Start of Supplied material

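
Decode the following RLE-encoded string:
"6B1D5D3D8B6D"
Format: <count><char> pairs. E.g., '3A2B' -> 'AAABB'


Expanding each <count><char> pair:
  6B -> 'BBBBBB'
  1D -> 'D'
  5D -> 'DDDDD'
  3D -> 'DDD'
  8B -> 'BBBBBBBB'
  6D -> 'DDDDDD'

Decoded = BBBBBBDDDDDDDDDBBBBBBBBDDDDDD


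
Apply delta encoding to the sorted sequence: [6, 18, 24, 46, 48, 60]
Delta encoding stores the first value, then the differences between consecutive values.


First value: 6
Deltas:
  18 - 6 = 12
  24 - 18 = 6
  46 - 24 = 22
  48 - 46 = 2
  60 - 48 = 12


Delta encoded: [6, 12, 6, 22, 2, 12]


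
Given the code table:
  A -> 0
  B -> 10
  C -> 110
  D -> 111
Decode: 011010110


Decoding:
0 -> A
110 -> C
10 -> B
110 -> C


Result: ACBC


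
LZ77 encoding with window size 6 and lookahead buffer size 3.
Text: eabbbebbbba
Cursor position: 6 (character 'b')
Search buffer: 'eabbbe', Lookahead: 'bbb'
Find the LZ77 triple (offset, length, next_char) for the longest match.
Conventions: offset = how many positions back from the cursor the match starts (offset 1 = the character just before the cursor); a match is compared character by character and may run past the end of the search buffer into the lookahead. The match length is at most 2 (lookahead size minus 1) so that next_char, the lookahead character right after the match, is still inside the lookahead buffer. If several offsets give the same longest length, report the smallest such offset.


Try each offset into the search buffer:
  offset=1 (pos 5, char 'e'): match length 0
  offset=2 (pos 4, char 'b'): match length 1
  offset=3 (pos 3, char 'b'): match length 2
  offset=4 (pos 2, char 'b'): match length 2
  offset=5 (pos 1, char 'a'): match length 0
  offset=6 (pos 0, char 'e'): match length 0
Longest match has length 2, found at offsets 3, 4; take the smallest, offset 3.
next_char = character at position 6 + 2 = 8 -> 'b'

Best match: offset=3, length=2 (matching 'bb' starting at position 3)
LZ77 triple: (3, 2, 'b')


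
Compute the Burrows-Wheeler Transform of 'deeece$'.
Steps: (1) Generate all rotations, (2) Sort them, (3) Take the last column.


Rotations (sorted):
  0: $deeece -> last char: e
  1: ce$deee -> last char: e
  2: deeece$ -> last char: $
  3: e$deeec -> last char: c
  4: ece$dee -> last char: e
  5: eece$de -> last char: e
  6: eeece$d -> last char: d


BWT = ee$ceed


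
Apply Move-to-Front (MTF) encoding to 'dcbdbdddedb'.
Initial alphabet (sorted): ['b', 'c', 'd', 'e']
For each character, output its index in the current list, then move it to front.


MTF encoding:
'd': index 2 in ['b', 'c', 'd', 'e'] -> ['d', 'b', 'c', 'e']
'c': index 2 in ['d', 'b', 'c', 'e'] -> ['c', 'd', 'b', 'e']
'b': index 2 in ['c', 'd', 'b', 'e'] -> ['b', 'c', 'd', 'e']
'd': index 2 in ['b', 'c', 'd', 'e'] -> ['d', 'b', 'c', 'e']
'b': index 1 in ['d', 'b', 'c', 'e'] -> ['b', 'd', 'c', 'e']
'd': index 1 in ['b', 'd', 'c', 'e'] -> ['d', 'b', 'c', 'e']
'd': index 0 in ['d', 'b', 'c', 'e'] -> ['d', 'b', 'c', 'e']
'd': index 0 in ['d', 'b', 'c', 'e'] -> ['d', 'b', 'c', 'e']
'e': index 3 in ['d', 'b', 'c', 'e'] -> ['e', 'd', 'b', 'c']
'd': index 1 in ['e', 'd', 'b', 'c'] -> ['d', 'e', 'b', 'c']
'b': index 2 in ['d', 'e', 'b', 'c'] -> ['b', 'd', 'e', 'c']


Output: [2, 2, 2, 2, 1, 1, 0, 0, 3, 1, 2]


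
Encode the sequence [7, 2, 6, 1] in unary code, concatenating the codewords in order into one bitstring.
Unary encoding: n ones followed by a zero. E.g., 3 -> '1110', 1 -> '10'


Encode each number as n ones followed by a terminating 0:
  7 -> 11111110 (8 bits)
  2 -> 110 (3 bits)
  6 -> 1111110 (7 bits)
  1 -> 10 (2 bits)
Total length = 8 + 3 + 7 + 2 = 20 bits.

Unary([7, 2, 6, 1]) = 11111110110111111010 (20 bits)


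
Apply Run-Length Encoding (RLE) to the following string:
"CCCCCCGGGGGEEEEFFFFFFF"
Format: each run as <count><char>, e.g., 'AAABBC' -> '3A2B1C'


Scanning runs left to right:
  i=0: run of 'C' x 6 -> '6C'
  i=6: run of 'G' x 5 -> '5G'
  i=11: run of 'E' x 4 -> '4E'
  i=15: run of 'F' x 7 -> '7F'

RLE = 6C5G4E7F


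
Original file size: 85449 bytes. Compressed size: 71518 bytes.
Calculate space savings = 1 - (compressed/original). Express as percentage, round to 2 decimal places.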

End of Supplied material

Problem requirements —
Would you return all of the material exactly as written?

Answer to the problem —
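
Decode the following RLE-encoded string:
"6B1D5D3D8B6D"
Format: <count><char> pairs. E.g., '3A2B' -> 'AAABB'


Expanding each <count><char> pair:
  6B -> 'BBBBBB'
  1D -> 'D'
  5D -> 'DDDDD'
  3D -> 'DDD'
  8B -> 'BBBBBBBB'
  6D -> 'DDDDDD'

Decoded = BBBBBBDDDDDDDDDBBBBBBBBDDDDDD


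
Apply delta encoding to the sorted sequence: [6, 18, 24, 46, 48, 60]
Delta encoding stores the first value, then the differences between consecutive values.


First value: 6
Deltas:
  18 - 6 = 12
  24 - 18 = 6
  46 - 24 = 22
  48 - 46 = 2
  60 - 48 = 12


Delta encoded: [6, 12, 6, 22, 2, 12]


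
Given the code table:
  A -> 0
  B -> 10
  C -> 110
  D -> 111
Decode: 011010110


Decoding:
0 -> A
110 -> C
10 -> B
110 -> C


Result: ACBC


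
LZ77 encoding with window size 6 and lookahead buffer size 3.
Text: eabbbebbbba
Cursor position: 6 (character 'b')
Search buffer: 'eabbbe', Lookahead: 'bbb'
Find the LZ77 triple (offset, length, next_char) for the longest match.
Conventions: offset = how many positions back from the cursor the match starts (offset 1 = the character just before the cursor); a match is compared character by character and may run past the end of the search buffer into the lookahead. The match length is at most 2 (lookahead size minus 1) so that next_char, the lookahead character right after the match, is still inside the lookahead buffer. If several offsets give the same longest length, report the smallest such offset.


Try each offset into the search buffer:
  offset=1 (pos 5, char 'e'): match length 0
  offset=2 (pos 4, char 'b'): match length 1
  offset=3 (pos 3, char 'b'): match length 2
  offset=4 (pos 2, char 'b'): match length 2
  offset=5 (pos 1, char 'a'): match length 0
  offset=6 (pos 0, char 'e'): match length 0
Longest match has length 2, found at offsets 3, 4; take the smallest, offset 3.
next_char = character at position 6 + 2 = 8 -> 'b'

Best match: offset=3, length=2 (matching 'bb' starting at position 3)
LZ77 triple: (3, 2, 'b')


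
Compute the Burrows-Wheeler Transform of 'deeece$'.
Steps: (1) Generate all rotations, (2) Sort them, (3) Take the last column.


Rotations (sorted):
  0: $deeece -> last char: e
  1: ce$deee -> last char: e
  2: deeece$ -> last char: $
  3: e$deeec -> last char: c
  4: ece$dee -> last char: e
  5: eece$de -> last char: e
  6: eeece$d -> last char: d


BWT = ee$ceed


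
Apply Move-to-Front (MTF) encoding to 'dcbdbdddedb'.
Initial alphabet (sorted): ['b', 'c', 'd', 'e']
For each character, output its index in the current list, then move it to front.


MTF encoding:
'd': index 2 in ['b', 'c', 'd', 'e'] -> ['d', 'b', 'c', 'e']
'c': index 2 in ['d', 'b', 'c', 'e'] -> ['c', 'd', 'b', 'e']
'b': index 2 in ['c', 'd', 'b', 'e'] -> ['b', 'c', 'd', 'e']
'd': index 2 in ['b', 'c', 'd', 'e'] -> ['d', 'b', 'c', 'e']
'b': index 1 in ['d', 'b', 'c', 'e'] -> ['b', 'd', 'c', 'e']
'd': index 1 in ['b', 'd', 'c', 'e'] -> ['d', 'b', 'c', 'e']
'd': index 0 in ['d', 'b', 'c', 'e'] -> ['d', 'b', 'c', 'e']
'd': index 0 in ['d', 'b', 'c', 'e'] -> ['d', 'b', 'c', 'e']
'e': index 3 in ['d', 'b', 'c', 'e'] -> ['e', 'd', 'b', 'c']
'd': index 1 in ['e', 'd', 'b', 'c'] -> ['d', 'e', 'b', 'c']
'b': index 2 in ['d', 'e', 'b', 'c'] -> ['b', 'd', 'e', 'c']


Output: [2, 2, 2, 2, 1, 1, 0, 0, 3, 1, 2]


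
Encode the sequence [7, 2, 6, 1] in unary code, concatenating the codewords in order into one bitstring.
Unary encoding: n ones followed by a zero. E.g., 3 -> '1110', 1 -> '10'


Encode each number as n ones followed by a terminating 0:
  7 -> 11111110 (8 bits)
  2 -> 110 (3 bits)
  6 -> 1111110 (7 bits)
  1 -> 10 (2 bits)
Total length = 8 + 3 + 7 + 2 = 20 bits.

Unary([7, 2, 6, 1]) = 11111110110111111010 (20 bits)


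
Apply Run-Length Encoding (RLE) to the following string:
"CCCCCCGGGGGEEEEFFFFFFF"
Format: each run as <count><char>, e.g., 'AAABBC' -> '3A2B1C'


Scanning runs left to right:
  i=0: run of 'C' x 6 -> '6C'
  i=6: run of 'G' x 5 -> '5G'
  i=11: run of 'E' x 4 -> '4E'
  i=15: run of 'F' x 7 -> '7F'

RLE = 6C5G4E7F


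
Original file size: 85449 bytes. Compressed size: 71518 bytes.
Calculate space savings = 1 - (compressed/original). Express as percentage, round to 2 decimal places.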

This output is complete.